** Available records follows **

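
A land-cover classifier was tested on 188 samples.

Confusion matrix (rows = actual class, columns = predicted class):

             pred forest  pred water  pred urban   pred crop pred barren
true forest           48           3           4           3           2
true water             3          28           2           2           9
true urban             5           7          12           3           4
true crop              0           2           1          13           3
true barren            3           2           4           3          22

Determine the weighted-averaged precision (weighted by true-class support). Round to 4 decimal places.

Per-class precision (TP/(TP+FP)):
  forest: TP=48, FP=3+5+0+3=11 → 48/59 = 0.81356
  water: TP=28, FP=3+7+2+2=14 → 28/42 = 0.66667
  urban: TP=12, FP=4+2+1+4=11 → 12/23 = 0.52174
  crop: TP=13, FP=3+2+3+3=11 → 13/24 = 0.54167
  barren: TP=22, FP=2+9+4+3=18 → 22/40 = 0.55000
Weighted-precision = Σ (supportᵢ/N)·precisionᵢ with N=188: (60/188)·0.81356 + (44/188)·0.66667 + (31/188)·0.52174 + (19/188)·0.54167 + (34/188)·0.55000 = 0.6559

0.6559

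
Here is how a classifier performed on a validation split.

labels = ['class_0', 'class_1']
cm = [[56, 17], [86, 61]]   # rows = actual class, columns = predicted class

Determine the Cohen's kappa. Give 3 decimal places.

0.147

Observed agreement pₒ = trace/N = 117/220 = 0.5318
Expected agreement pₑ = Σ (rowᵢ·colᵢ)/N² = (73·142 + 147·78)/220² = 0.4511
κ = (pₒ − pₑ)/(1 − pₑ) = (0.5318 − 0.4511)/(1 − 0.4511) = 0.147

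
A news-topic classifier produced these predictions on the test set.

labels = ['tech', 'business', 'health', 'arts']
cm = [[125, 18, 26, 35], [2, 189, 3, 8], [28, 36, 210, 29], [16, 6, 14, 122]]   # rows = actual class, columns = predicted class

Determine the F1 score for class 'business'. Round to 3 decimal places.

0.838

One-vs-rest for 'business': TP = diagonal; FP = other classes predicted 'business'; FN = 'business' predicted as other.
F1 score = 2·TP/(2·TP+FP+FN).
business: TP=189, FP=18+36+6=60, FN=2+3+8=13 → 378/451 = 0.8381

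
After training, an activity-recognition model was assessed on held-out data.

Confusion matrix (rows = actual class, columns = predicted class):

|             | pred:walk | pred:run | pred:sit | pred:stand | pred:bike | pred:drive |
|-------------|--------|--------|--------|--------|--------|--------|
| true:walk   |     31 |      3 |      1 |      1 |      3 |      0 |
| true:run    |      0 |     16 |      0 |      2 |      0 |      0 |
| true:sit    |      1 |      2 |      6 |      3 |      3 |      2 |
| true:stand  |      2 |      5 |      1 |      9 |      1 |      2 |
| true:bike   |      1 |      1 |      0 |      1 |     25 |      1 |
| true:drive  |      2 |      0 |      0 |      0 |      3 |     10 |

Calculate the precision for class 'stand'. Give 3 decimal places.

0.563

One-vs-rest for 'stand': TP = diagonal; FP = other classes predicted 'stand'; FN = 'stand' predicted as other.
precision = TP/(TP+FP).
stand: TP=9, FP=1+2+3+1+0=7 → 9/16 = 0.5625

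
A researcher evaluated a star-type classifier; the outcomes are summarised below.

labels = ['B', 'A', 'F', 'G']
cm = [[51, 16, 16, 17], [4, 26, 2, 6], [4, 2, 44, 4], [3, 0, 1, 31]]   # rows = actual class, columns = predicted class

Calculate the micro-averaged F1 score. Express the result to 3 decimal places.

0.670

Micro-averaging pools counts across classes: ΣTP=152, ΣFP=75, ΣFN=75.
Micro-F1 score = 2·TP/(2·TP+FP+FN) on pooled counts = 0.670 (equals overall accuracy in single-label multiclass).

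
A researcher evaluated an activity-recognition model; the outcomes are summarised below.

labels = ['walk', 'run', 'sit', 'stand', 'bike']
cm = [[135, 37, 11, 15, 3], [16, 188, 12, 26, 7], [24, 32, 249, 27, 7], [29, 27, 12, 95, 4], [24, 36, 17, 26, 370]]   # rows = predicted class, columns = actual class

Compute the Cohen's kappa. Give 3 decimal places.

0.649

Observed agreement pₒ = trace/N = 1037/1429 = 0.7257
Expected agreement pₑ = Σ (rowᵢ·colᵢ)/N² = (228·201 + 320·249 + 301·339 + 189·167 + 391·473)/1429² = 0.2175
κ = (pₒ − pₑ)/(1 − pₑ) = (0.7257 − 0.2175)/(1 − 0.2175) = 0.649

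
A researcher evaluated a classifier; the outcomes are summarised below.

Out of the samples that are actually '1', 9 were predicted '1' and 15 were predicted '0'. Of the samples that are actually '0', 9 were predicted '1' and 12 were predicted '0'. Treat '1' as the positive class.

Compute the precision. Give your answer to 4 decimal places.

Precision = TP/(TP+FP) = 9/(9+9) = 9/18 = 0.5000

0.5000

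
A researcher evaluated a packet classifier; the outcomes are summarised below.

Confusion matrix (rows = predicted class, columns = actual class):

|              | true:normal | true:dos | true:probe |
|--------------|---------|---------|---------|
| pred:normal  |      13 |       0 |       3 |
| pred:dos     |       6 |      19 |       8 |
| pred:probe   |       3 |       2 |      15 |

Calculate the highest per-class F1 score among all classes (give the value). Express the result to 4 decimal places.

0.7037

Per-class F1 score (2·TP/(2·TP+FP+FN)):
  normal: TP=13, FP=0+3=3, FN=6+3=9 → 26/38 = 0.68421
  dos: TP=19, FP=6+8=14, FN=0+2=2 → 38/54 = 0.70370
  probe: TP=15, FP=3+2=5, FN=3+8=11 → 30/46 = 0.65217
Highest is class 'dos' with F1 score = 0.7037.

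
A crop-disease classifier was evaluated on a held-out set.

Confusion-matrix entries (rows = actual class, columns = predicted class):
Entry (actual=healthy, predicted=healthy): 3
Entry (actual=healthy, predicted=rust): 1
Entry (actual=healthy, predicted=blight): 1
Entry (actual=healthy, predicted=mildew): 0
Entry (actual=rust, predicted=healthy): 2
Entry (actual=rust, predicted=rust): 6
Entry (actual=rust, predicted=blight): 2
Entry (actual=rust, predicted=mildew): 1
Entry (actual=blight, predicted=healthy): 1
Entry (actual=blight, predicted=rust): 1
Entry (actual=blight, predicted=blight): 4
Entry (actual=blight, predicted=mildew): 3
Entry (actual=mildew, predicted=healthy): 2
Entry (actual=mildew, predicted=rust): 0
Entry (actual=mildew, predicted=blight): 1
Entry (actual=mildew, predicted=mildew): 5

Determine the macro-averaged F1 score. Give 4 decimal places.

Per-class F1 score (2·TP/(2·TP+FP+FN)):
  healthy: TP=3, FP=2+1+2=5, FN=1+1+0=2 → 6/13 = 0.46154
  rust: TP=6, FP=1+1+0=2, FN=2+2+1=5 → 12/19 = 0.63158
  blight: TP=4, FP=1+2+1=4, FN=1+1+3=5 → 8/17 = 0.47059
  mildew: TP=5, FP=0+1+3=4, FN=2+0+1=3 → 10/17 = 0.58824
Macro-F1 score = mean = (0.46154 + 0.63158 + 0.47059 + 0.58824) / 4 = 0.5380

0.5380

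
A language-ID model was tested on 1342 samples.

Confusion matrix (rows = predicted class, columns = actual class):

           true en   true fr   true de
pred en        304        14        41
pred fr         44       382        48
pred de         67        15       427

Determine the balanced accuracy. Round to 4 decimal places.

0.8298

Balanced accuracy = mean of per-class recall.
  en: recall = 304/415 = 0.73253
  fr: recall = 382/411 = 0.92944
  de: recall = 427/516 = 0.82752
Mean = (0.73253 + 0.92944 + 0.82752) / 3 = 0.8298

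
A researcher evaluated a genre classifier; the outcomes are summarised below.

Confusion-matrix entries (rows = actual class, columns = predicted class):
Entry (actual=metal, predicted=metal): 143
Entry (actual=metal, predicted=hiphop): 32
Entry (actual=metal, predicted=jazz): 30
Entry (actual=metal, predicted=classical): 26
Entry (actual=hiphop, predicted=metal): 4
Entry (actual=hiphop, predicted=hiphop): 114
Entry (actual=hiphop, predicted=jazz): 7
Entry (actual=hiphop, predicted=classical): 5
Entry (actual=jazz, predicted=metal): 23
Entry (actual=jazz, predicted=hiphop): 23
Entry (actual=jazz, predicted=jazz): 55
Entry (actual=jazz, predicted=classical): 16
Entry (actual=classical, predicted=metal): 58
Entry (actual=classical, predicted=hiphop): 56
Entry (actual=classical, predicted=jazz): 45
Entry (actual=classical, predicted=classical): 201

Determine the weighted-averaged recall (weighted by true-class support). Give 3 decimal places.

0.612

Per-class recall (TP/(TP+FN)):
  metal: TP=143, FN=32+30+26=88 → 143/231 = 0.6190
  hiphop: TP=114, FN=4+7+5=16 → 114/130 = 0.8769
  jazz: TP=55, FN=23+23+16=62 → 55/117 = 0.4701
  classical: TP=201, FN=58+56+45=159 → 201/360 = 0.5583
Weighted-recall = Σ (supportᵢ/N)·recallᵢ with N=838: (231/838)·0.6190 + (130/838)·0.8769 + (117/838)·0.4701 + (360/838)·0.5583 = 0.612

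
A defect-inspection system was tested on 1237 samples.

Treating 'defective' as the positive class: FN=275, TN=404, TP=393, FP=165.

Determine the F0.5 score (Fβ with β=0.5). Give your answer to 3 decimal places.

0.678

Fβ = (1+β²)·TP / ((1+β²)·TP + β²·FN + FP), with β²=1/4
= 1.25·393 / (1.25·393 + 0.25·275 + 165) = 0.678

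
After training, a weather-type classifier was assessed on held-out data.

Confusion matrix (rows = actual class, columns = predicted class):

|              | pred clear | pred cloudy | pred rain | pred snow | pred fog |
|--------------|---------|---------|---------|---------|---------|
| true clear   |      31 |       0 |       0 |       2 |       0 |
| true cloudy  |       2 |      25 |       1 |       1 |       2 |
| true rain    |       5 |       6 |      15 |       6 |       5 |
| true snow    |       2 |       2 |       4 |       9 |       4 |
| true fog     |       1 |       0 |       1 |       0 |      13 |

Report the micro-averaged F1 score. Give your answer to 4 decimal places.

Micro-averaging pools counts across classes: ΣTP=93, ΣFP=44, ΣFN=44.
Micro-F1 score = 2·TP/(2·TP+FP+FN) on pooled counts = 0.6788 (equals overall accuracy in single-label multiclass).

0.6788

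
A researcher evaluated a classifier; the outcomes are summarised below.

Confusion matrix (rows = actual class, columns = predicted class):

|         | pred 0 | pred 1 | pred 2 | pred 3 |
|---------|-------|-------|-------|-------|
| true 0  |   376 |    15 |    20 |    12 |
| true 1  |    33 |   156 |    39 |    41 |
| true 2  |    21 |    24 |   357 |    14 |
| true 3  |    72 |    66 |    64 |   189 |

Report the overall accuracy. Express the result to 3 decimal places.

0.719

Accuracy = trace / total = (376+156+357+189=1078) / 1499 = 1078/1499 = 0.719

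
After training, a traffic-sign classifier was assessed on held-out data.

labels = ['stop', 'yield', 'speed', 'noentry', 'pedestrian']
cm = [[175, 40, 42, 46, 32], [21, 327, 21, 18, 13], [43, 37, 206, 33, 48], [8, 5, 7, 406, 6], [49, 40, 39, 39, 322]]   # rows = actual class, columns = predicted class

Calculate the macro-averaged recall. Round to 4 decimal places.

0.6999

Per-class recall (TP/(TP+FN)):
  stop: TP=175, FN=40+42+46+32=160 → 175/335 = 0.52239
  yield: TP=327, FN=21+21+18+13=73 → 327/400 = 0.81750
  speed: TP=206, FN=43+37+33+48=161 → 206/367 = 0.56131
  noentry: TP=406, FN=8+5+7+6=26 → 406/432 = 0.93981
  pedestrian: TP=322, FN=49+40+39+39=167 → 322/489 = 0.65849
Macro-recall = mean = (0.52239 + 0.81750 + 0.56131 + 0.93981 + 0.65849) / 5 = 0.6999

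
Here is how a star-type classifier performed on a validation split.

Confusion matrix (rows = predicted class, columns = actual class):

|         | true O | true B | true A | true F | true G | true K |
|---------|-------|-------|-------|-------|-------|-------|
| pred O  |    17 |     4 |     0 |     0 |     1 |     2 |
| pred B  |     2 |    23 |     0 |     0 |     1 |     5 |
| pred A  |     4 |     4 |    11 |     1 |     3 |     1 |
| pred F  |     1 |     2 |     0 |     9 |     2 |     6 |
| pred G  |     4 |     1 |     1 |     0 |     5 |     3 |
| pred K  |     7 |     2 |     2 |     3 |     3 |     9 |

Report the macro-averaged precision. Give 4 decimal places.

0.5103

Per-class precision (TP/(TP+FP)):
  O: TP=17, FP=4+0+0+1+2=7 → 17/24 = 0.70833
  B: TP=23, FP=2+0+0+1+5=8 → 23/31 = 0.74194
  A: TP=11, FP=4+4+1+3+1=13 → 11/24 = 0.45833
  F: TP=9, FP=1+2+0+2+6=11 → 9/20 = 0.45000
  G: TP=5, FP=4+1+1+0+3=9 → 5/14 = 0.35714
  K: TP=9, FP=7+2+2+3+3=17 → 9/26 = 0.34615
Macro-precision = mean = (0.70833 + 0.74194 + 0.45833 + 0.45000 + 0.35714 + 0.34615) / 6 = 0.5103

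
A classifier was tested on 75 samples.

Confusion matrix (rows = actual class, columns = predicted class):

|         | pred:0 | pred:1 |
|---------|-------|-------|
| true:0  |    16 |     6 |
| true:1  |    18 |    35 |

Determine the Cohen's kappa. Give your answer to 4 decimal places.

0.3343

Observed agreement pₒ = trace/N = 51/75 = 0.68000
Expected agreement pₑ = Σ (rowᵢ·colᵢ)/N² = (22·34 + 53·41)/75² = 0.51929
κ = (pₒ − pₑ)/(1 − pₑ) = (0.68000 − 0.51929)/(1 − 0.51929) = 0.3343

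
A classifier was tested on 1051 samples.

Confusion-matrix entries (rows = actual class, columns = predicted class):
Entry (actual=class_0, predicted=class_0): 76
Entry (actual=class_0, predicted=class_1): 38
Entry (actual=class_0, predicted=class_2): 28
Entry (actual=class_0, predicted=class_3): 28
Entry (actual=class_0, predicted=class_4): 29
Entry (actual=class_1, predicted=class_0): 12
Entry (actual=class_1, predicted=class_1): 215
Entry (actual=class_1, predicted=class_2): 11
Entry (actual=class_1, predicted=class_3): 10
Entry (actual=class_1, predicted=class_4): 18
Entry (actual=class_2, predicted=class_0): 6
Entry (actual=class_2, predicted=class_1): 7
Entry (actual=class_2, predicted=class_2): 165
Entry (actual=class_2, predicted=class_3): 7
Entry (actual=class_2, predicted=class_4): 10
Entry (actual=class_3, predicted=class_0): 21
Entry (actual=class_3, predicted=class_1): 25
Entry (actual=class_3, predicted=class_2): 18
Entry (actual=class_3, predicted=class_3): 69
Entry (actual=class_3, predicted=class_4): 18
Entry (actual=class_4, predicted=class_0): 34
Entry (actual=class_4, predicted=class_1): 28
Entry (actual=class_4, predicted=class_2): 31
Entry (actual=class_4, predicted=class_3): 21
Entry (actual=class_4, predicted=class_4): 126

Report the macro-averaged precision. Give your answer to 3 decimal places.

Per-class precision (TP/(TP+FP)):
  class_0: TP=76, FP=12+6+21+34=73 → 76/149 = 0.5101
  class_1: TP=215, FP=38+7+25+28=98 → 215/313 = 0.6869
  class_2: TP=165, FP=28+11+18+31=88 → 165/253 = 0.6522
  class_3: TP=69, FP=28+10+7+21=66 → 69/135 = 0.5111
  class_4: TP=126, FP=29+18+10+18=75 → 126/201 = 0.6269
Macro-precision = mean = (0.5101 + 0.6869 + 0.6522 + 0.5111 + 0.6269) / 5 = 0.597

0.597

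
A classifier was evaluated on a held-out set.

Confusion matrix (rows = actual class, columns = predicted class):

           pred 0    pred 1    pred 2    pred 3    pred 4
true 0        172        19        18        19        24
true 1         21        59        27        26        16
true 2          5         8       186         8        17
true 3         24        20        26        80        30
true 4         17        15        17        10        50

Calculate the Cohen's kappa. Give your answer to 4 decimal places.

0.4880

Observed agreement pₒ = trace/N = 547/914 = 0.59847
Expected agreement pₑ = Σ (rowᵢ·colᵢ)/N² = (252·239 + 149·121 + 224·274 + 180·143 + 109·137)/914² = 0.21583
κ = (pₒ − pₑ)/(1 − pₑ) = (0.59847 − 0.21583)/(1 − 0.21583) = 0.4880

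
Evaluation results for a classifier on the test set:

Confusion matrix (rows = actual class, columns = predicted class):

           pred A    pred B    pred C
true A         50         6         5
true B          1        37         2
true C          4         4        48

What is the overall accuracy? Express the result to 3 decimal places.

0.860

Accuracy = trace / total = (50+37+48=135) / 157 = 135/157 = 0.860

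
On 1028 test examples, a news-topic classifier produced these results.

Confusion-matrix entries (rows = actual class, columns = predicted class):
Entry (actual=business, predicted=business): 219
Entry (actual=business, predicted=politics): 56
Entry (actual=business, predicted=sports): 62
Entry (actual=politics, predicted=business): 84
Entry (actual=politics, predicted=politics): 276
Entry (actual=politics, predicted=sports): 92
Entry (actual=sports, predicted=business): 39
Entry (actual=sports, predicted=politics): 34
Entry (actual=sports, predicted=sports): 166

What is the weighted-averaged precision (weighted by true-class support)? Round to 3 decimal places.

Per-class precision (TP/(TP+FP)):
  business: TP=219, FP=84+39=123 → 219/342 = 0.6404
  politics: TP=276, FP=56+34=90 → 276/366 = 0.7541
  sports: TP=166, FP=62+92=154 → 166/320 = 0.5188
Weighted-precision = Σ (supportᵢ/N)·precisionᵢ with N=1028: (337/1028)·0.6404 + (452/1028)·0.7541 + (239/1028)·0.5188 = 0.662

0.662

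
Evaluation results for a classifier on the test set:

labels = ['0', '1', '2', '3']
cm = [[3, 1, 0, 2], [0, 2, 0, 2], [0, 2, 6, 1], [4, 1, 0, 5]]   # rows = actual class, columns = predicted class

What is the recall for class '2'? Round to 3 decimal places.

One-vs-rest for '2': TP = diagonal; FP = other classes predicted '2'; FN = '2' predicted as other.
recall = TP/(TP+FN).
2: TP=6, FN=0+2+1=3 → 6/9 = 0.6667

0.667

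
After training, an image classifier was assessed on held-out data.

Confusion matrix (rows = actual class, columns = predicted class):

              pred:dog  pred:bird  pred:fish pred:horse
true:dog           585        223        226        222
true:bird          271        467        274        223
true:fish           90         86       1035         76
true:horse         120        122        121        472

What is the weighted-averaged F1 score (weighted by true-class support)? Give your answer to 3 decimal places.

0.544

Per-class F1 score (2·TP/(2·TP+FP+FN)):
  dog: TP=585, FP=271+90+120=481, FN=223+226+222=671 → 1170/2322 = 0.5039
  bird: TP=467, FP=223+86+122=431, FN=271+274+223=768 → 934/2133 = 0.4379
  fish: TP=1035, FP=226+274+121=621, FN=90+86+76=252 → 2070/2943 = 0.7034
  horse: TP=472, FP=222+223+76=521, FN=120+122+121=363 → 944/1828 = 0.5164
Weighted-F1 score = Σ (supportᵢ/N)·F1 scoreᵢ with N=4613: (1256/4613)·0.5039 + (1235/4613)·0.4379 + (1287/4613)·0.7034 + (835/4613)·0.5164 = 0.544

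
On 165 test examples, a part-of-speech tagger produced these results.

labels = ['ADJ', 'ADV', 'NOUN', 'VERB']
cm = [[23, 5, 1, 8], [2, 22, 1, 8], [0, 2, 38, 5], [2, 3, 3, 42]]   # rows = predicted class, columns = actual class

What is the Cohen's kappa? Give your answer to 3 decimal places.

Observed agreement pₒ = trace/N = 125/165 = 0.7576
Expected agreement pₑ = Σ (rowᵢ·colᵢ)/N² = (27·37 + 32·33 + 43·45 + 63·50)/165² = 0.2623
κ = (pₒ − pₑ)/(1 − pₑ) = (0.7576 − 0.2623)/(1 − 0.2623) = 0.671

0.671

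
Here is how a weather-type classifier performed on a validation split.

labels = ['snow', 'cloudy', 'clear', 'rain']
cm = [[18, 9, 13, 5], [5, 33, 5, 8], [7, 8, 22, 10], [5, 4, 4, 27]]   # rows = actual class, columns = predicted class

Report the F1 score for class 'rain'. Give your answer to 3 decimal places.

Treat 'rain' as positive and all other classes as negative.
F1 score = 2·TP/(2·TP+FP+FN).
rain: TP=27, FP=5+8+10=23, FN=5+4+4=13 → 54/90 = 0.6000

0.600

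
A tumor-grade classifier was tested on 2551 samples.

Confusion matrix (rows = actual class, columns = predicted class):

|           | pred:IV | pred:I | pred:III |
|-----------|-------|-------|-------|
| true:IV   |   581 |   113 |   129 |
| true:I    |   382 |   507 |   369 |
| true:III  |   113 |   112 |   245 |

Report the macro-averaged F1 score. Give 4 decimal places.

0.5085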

** End of Available records **

Gather and copy every line of the data in which the string "results" is found.

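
Evaluation results for a classifier on the test set:
On 1028 test examples, a news-topic classifier produced these results.
Evaluation results for a classifier on the test set:
On 165 test examples, a part-of-speech tagger produced these results.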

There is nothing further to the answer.